#### What the exercise asks
Your task is to repeat each record verbatim, exactly as it was written.

Stored data entries

-.-.-

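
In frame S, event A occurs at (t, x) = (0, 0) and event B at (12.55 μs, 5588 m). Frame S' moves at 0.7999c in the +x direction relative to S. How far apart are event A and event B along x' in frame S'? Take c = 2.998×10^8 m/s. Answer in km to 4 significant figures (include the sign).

γ = 1/√(1 − 0.7999²) = 1.66630
Δx' = γ(Δx − vΔt) = 1.66630 × (5588 m − 0.7999×(2.998×10^8 m/s)×12.55×10^-6 s)
= 1.66630 × (2578.38 m) = 4.296 km

Δx' ≈ 4.296 km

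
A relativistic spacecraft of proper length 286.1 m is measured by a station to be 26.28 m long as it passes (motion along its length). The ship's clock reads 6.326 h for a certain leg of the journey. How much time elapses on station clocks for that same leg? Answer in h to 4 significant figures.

Length contraction ⇒ γ = L₀/L = 286.1/26.28 = 10.8866
Time dilation: Δt = γτ₀ = 10.8866 × 6.326 h = 68.87 h

Δt ≈ 68.87 h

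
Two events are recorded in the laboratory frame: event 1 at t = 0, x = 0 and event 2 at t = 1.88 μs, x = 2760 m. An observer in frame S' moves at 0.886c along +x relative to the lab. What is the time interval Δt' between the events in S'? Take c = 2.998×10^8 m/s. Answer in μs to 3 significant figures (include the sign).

γ = 1/√(1 − 0.886²) = 2.1566
Δt' = γ(Δt − vΔx/c²) = 2.1566 × (1.88 μs − 0.886×2760 m / (2.998×10^8 m/s))
= 2.1566 × (-6.2766 μs) = -13.5 μs

Δt' ≈ -13.5 μs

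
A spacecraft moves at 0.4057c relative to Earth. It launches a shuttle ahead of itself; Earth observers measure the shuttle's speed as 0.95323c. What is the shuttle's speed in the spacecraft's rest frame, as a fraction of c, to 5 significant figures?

u' ≈ 0.89280c

Inverse velocity addition: u' = (u − v)/(1 − uv/c²)
= (0.95323 − 0.4057)/(1 − 0.95323×0.4057) = 0.54753/0.6132746 = 0.89280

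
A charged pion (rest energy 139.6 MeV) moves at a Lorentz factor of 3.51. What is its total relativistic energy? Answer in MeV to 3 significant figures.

E ≈ 490 MeV

γ = 3.51 (given)
E = γm₀c² = 3.51 × 139.6 MeV = 490 MeV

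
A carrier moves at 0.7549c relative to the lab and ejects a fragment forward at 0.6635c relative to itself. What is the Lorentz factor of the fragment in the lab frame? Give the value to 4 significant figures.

γ ≈ 3.059

u_lab = (0.6635 + 0.7549)/(1 + 0.6635×0.7549) = 1.4184/1.500876 = 0.9450480
γ = 1/√(1 − 0.9450480²) = 3.059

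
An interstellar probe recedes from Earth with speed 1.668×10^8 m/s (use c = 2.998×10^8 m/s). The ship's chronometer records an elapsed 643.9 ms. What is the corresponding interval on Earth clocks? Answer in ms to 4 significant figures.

β = v/c = 1.668×10^8 / 2.998×10^8 = 0.556371
γ = 1/√(1 − 0.556371²) = 1.20346
Time dilation: Δt = γτ₀ = 1.20346 × 643.9 ms = 774.9 ms

Δt ≈ 774.9 ms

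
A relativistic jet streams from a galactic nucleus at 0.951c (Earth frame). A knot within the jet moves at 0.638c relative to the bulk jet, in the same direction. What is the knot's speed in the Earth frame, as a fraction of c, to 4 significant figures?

u ≈ 0.9890c

Relativistic velocity addition: u = (u' + v)/(1 + u'v/c²)
= (0.638 + 0.951)/(1 + 0.638×0.951) = 1.589/1.60674 = 0.9890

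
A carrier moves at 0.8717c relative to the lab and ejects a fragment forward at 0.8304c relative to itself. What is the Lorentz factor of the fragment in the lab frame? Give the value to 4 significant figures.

u_lab = (0.8304 + 0.8717)/(1 + 0.8304×0.8717) = 1.7021/1.723860 = 0.9873773
γ = 1/√(1 − 0.9873773²) = 6.314

γ ≈ 6.314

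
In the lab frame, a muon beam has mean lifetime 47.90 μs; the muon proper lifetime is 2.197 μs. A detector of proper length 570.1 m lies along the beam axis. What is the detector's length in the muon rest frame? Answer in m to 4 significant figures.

Time dilation ⇒ γ = Δt/τ₀ = 47.90/2.197 = 21.8025
Length contraction: L = L₀/γ = 570.1/21.8025 = 26.15 m

L ≈ 26.15 m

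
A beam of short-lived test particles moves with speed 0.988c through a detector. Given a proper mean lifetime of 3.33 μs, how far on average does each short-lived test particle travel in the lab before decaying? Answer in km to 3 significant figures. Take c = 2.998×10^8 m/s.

γ = 1/√(1 − 0.988²) = 6.4744
Dilated lifetime: Δt = γτ₀ = 6.4744 × 3.33 μs = 21.560 μs
d = vΔt = 0.988c × 21.560 μs = 2.9620×10^8 m/s × 2.1560×10^-5 s = 6.39 km

d ≈ 6.39 km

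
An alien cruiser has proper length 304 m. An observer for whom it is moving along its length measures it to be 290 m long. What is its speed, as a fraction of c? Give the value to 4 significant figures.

β ≈ 0.3000

γ = L₀/L = 304/290 = 1.04828
β = √(1 − 1/γ²) = 0.3000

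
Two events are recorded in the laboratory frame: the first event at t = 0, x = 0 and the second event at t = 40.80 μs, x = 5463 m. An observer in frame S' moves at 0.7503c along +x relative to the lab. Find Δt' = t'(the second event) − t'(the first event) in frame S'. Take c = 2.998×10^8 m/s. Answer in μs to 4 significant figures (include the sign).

γ = 1/√(1 − 0.7503²) = 1.51264
Δt' = γ(Δt − vΔx/c²) = 1.51264 × (40.80 μs − 0.7503×5463 m / (2.998×10^8 m/s))
= 1.51264 × (27.1279 μs) = 41.03 μs

Δt' ≈ 41.03 μs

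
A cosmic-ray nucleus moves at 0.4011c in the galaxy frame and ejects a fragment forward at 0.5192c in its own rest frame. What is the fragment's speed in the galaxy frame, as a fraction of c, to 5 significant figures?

Compose boost 2: (0.5192 + 0.4011)/(1 + 0.5192×0.4011) = 0.92030/1.208251 = 0.76168

u ≈ 0.76168c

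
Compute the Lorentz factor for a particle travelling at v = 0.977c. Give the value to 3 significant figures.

γ ≈ 4.69

γ = 1/√(1 − β²) = 1/√(1 − 0.977²) = 1/√(0.045471) = 4.69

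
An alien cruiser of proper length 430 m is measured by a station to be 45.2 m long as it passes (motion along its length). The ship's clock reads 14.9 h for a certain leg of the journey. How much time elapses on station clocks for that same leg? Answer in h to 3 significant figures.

Length contraction ⇒ γ = L₀/L = 430/45.2 = 9.5133
Time dilation: Δt = γτ₀ = 9.5133 × 14.9 h = 142 h

Δt ≈ 142 h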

-.-.-

#### Exercise output
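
In frame S, event A occurs at (t, x) = (0, 0) and event B at (12.55 μs, 5588 m). Frame S' moves at 0.7999c in the +x direction relative to S. How far apart are event A and event B along x' in frame S'? Take c = 2.998×10^8 m/s. Answer in km to 4 significant figures (include the sign).

γ = 1/√(1 − 0.7999²) = 1.66630
Δx' = γ(Δx − vΔt) = 1.66630 × (5588 m − 0.7999×(2.998×10^8 m/s)×12.55×10^-6 s)
= 1.66630 × (2578.38 m) = 4.296 km

Δx' ≈ 4.296 km

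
A relativistic spacecraft of proper length 286.1 m is measured by a station to be 26.28 m long as it passes (motion along its length). The ship's clock reads 6.326 h for a certain leg of the journey. How much time elapses on station clocks for that same leg? Answer in h to 4 significant figures.

Length contraction ⇒ γ = L₀/L = 286.1/26.28 = 10.8866
Time dilation: Δt = γτ₀ = 10.8866 × 6.326 h = 68.87 h

Δt ≈ 68.87 h

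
Two events are recorded in the laboratory frame: event 1 at t = 0, x = 0 and event 2 at t = 1.88 μs, x = 2760 m. An observer in frame S' moves at 0.886c along +x relative to the lab. What is the time interval Δt' between the events in S'? Take c = 2.998×10^8 m/s. Answer in μs to 3 significant figures (include the sign).

γ = 1/√(1 − 0.886²) = 2.1566
Δt' = γ(Δt − vΔx/c²) = 2.1566 × (1.88 μs − 0.886×2760 m / (2.998×10^8 m/s))
= 2.1566 × (-6.2766 μs) = -13.5 μs

Δt' ≈ -13.5 μs

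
A spacecraft moves at 0.4057c relative to Earth. It launches a shuttle ahead of itself; Earth observers measure the shuttle's speed as 0.95323c. What is the shuttle's speed in the spacecraft's rest frame, as a fraction of c, to 5 significant figures?

u' ≈ 0.89280c

Inverse velocity addition: u' = (u − v)/(1 − uv/c²)
= (0.95323 − 0.4057)/(1 − 0.95323×0.4057) = 0.54753/0.6132746 = 0.89280

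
A charged pion (rest energy 139.6 MeV) moves at a Lorentz factor of 3.51. What is its total relativistic energy? Answer in MeV to 3 significant figures.

E ≈ 490 MeV

γ = 3.51 (given)
E = γm₀c² = 3.51 × 139.6 MeV = 490 MeV

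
A carrier moves at 0.7549c relative to the lab and ejects a fragment forward at 0.6635c relative to itself. What is the Lorentz factor of the fragment in the lab frame? Give the value to 4 significant figures.

γ ≈ 3.059

u_lab = (0.6635 + 0.7549)/(1 + 0.6635×0.7549) = 1.4184/1.500876 = 0.9450480
γ = 1/√(1 − 0.9450480²) = 3.059

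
An interstellar probe recedes from Earth with speed 1.668×10^8 m/s (use c = 2.998×10^8 m/s). The ship's chronometer records an elapsed 643.9 ms. What is the corresponding interval on Earth clocks? Answer in ms to 4 significant figures.

β = v/c = 1.668×10^8 / 2.998×10^8 = 0.556371
γ = 1/√(1 − 0.556371²) = 1.20346
Time dilation: Δt = γτ₀ = 1.20346 × 643.9 ms = 774.9 ms

Δt ≈ 774.9 ms

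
A relativistic jet streams from a galactic nucleus at 0.951c (Earth frame). A knot within the jet moves at 0.638c relative to the bulk jet, in the same direction. What is the knot's speed in the Earth frame, as a fraction of c, to 4 significant figures?

u ≈ 0.9890c

Relativistic velocity addition: u = (u' + v)/(1 + u'v/c²)
= (0.638 + 0.951)/(1 + 0.638×0.951) = 1.589/1.60674 = 0.9890

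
A carrier moves at 0.8717c relative to the lab and ejects a fragment forward at 0.8304c relative to itself. What is the Lorentz factor of the fragment in the lab frame? Give the value to 4 significant figures.

u_lab = (0.8304 + 0.8717)/(1 + 0.8304×0.8717) = 1.7021/1.723860 = 0.9873773
γ = 1/√(1 − 0.9873773²) = 6.314

γ ≈ 6.314

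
In the lab frame, a muon beam has mean lifetime 47.90 μs; the muon proper lifetime is 2.197 μs. A detector of proper length 570.1 m lies along the beam axis. What is the detector's length in the muon rest frame? Answer in m to 4 significant figures.

Time dilation ⇒ γ = Δt/τ₀ = 47.90/2.197 = 21.8025
Length contraction: L = L₀/γ = 570.1/21.8025 = 26.15 m

L ≈ 26.15 m

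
A beam of short-lived test particles moves with speed 0.988c through a detector. Given a proper mean lifetime of 3.33 μs, how far on average does each short-lived test particle travel in the lab before decaying? Answer in km to 3 significant figures. Take c = 2.998×10^8 m/s.

γ = 1/√(1 − 0.988²) = 6.4744
Dilated lifetime: Δt = γτ₀ = 6.4744 × 3.33 μs = 21.560 μs
d = vΔt = 0.988c × 21.560 μs = 2.9620×10^8 m/s × 2.1560×10^-5 s = 6.39 km

d ≈ 6.39 km

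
An alien cruiser has proper length 304 m. An observer for whom it is moving along its length measures it to be 290 m long. What is its speed, as a fraction of c? Give the value to 4 significant figures.

β ≈ 0.3000

γ = L₀/L = 304/290 = 1.04828
β = √(1 − 1/γ²) = 0.3000

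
Two events are recorded in the laboratory frame: the first event at t = 0, x = 0 and the second event at t = 40.80 μs, x = 5463 m. An observer in frame S' moves at 0.7503c along +x relative to the lab. Find Δt' = t'(the second event) − t'(the first event) in frame S'. Take c = 2.998×10^8 m/s. Answer in μs to 4 significant figures (include the sign).

γ = 1/√(1 − 0.7503²) = 1.51264
Δt' = γ(Δt − vΔx/c²) = 1.51264 × (40.80 μs − 0.7503×5463 m / (2.998×10^8 m/s))
= 1.51264 × (27.1279 μs) = 41.03 μs

Δt' ≈ 41.03 μs

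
A cosmic-ray nucleus moves at 0.4011c in the galaxy frame and ejects a fragment forward at 0.5192c in its own rest frame. What is the fragment's speed in the galaxy frame, as a fraction of c, to 5 significant figures?

Compose boost 2: (0.5192 + 0.4011)/(1 + 0.5192×0.4011) = 0.92030/1.208251 = 0.76168

u ≈ 0.76168c

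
Compute the Lorentz factor for a particle travelling at v = 0.977c. Give the value to 3 significant figures.

γ ≈ 4.69

γ = 1/√(1 − β²) = 1/√(1 − 0.977²) = 1/√(0.045471) = 4.69

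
An alien cruiser of proper length 430 m is measured by a station to be 45.2 m long as it passes (motion along its length). The ship's clock reads 14.9 h for a certain leg of the journey. How much time elapses on station clocks for that same leg? Answer in h to 3 significant figures.

Length contraction ⇒ γ = L₀/L = 430/45.2 = 9.5133
Time dilation: Δt = γτ₀ = 9.5133 × 14.9 h = 142 h

Δt ≈ 142 h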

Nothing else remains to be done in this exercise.